◆ **Exercise brief**:
Take each line from the entries that holds "fatigue" and copy it out.

◆ **Task data**:
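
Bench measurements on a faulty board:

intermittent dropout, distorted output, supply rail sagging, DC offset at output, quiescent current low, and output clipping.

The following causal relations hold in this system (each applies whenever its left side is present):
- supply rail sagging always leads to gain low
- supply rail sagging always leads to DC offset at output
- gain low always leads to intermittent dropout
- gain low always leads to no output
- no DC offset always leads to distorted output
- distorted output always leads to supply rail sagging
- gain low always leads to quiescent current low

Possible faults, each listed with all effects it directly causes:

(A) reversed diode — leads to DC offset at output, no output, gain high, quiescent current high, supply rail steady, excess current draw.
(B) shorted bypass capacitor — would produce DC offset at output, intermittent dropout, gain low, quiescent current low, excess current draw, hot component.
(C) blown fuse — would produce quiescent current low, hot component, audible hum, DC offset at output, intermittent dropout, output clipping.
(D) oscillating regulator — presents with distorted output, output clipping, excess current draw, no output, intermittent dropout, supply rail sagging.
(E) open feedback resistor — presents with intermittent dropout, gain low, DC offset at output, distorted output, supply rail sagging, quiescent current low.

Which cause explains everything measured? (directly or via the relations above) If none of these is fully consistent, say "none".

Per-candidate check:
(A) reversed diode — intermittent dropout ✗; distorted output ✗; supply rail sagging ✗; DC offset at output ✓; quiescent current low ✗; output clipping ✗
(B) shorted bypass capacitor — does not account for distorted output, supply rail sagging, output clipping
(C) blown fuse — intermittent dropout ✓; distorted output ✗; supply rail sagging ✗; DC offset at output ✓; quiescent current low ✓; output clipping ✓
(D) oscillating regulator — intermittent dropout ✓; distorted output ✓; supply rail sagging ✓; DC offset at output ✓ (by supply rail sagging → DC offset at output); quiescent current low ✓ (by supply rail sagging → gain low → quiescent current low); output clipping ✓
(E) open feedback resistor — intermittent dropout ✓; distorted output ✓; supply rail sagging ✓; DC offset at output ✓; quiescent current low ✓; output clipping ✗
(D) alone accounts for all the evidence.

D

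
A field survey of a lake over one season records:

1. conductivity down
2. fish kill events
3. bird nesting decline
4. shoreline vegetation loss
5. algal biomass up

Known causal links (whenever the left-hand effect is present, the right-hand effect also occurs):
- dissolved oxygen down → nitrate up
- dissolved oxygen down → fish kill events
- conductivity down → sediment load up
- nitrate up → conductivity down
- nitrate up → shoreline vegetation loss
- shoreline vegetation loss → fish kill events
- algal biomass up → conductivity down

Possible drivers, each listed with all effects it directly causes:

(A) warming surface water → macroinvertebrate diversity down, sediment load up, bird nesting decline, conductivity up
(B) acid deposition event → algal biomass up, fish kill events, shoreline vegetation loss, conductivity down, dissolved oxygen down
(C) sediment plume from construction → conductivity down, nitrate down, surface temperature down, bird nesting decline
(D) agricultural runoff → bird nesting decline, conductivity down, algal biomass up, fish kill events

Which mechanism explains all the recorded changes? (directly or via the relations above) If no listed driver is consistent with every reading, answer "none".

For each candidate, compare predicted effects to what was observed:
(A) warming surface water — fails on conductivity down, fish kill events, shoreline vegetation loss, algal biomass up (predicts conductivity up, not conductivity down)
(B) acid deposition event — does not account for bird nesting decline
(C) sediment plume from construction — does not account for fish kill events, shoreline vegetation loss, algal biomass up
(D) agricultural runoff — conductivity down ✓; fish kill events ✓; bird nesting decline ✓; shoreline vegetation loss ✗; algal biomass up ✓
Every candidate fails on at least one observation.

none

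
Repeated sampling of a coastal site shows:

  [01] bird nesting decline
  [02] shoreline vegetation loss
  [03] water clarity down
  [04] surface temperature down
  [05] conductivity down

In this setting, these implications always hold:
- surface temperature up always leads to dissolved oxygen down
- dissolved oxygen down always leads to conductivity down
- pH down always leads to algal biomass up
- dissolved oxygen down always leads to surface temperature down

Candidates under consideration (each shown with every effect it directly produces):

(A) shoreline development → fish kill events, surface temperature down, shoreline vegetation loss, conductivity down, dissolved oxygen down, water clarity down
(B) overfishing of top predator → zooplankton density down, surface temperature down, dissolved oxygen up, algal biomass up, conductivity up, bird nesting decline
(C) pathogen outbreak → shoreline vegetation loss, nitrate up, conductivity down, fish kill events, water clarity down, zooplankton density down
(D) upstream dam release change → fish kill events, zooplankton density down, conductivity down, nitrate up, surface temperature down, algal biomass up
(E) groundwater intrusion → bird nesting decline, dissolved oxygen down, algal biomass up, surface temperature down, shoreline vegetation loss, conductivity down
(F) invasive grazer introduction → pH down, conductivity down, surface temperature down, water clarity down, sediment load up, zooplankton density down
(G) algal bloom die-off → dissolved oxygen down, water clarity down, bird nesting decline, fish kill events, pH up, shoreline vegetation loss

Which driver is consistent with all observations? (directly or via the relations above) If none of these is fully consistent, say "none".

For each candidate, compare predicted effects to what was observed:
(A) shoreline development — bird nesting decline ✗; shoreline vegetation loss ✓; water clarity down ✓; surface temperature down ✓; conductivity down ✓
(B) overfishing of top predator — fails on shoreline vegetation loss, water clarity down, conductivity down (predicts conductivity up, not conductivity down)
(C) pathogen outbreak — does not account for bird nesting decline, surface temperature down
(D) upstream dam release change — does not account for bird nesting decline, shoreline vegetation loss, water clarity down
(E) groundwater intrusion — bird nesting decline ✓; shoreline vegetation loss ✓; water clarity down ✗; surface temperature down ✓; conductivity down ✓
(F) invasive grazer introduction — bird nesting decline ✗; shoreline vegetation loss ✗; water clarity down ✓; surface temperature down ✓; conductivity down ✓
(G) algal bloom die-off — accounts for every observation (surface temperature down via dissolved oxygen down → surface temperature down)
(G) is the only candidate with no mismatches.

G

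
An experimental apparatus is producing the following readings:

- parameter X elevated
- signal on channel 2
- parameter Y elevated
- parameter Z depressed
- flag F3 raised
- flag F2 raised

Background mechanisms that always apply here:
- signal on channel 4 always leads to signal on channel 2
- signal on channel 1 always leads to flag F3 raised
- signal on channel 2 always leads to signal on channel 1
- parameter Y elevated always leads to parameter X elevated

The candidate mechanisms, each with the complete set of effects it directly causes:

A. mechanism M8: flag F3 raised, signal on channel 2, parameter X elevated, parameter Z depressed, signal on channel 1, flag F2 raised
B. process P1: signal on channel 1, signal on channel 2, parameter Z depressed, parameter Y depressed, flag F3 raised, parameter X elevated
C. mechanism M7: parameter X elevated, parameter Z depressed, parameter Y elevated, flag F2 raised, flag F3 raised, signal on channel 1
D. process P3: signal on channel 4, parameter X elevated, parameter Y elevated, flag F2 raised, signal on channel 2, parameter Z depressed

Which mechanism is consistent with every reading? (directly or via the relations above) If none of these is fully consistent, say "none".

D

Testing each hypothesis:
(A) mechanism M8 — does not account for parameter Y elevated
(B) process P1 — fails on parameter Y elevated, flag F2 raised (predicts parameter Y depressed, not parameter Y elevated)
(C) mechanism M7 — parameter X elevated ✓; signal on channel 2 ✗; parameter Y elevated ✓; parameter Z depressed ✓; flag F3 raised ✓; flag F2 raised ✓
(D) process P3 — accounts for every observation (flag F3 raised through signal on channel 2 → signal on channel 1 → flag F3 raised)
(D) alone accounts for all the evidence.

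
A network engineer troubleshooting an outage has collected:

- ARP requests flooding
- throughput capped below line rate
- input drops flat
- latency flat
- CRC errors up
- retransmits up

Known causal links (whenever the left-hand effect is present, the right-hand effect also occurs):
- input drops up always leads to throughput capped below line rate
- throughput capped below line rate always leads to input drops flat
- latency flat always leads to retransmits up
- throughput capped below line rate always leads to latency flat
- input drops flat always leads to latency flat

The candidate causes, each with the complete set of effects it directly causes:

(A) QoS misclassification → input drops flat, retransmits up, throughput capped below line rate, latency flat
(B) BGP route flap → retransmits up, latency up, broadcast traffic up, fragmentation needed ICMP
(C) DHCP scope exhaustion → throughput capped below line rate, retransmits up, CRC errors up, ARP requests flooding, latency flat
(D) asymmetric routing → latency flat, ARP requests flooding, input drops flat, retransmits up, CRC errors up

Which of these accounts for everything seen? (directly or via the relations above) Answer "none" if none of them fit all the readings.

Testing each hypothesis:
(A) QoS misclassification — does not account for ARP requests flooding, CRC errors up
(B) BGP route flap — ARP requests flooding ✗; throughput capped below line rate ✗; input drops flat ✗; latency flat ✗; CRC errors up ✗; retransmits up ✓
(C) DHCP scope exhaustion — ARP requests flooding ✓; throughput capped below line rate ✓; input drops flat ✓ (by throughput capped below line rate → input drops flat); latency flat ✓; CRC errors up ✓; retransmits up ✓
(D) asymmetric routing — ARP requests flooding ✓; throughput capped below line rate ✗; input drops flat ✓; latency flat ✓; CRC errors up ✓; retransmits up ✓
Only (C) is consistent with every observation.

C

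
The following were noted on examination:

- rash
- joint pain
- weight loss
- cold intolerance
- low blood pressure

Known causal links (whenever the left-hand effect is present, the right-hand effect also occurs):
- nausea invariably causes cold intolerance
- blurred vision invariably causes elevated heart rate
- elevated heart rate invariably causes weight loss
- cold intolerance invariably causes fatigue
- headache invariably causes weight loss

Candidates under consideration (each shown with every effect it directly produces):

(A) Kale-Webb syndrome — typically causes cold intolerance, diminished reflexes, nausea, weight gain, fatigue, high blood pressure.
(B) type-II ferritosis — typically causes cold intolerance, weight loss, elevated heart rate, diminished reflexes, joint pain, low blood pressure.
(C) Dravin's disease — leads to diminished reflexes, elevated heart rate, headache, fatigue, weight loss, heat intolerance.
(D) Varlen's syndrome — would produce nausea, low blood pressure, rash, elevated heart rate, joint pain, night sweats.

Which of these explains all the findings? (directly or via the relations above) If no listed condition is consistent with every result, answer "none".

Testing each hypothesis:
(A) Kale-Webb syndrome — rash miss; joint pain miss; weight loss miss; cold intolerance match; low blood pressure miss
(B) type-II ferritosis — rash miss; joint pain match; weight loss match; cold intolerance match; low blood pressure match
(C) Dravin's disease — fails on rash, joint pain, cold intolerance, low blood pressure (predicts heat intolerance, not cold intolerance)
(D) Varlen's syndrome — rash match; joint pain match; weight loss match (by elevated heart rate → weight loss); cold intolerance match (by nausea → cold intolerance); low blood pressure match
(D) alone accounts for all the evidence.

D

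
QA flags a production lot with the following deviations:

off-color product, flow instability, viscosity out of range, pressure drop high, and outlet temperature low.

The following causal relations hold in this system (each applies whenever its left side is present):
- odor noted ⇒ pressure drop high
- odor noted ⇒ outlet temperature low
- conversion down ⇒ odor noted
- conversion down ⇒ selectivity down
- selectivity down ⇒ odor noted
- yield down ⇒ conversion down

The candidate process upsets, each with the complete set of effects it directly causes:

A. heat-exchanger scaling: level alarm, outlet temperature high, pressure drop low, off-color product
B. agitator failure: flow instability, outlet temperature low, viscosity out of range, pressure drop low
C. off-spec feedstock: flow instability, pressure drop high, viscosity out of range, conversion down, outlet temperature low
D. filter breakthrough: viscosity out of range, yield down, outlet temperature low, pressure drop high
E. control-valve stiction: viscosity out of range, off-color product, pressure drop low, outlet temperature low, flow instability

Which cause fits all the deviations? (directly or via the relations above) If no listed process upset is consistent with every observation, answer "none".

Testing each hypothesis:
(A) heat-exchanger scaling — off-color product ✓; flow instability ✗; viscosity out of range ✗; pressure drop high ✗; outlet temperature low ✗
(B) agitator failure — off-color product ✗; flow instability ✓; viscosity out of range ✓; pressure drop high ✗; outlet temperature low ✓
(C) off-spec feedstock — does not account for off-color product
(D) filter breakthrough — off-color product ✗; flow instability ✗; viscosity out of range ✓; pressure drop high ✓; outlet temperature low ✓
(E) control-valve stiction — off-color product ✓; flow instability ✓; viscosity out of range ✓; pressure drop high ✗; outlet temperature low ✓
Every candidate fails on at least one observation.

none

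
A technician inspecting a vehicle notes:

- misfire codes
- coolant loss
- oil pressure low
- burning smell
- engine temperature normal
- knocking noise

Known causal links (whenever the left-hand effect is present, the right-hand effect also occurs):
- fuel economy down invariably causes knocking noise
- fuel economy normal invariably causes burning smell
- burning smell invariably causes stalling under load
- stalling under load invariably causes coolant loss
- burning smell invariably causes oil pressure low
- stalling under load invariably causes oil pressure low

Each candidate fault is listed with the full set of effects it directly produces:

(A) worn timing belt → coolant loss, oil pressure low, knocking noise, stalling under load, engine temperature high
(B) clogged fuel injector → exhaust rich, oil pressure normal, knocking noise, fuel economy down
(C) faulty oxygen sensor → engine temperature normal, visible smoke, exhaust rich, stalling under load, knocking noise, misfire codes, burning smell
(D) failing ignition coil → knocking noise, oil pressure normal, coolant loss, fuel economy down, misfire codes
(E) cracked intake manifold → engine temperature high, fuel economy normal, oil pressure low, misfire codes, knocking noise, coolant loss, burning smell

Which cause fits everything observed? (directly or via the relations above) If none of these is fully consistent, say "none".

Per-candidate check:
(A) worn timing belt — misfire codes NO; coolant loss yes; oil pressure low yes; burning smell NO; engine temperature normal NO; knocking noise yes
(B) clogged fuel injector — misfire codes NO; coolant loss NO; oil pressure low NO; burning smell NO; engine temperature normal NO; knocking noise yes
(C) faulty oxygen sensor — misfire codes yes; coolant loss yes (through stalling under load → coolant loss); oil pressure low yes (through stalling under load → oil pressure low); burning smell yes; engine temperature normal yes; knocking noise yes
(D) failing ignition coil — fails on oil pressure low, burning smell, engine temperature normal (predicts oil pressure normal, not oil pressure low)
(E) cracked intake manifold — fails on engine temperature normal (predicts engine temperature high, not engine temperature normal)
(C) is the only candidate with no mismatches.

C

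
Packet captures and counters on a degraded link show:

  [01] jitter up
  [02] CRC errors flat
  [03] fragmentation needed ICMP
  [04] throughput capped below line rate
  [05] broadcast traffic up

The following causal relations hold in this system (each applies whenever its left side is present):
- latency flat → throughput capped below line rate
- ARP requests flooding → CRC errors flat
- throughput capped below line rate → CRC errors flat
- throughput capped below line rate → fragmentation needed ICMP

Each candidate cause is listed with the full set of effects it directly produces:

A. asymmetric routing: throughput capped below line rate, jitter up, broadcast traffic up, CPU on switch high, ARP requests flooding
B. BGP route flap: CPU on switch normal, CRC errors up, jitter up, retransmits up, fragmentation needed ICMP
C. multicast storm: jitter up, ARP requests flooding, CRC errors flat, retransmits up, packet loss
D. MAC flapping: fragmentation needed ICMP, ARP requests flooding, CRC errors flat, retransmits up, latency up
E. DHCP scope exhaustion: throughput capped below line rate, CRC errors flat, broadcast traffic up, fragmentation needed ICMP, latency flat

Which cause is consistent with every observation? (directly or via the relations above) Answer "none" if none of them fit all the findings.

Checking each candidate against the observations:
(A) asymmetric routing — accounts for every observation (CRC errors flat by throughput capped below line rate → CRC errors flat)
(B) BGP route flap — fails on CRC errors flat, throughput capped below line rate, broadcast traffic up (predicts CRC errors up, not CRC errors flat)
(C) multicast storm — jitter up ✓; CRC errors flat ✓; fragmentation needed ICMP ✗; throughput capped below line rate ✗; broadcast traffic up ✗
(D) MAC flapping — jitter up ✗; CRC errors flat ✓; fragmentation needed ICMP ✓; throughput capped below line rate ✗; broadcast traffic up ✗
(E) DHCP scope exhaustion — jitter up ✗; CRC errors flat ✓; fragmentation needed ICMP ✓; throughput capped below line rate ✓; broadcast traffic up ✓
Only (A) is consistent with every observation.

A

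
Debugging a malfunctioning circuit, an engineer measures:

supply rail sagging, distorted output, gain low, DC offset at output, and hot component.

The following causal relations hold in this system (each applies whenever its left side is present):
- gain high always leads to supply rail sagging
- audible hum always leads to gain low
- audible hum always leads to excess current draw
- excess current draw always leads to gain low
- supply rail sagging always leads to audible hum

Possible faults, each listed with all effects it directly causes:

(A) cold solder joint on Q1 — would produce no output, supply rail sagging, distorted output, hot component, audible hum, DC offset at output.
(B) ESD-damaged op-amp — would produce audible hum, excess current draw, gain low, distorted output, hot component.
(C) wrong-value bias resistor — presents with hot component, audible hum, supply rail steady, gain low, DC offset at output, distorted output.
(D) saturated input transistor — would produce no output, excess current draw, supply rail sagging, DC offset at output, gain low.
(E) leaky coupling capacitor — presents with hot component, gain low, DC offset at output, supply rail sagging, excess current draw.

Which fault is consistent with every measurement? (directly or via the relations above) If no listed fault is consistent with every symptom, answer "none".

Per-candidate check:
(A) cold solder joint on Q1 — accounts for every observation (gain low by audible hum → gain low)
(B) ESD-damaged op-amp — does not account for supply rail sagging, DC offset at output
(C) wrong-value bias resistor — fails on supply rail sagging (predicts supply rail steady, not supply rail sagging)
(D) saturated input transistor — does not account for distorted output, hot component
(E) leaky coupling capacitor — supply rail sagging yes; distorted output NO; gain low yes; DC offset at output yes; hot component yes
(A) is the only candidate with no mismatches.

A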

◆ **Written response**:
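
- cold intolerance invariably causes fatigue
(A) Kale-Webb syndrome — typically causes cold intolerance, diminished reflexes, nausea, weight gain, fatigue, high blood pressure.
(C) Dravin's disease — leads to diminished reflexes, elevated heart rate, headache, fatigue, weight loss, heat intolerance.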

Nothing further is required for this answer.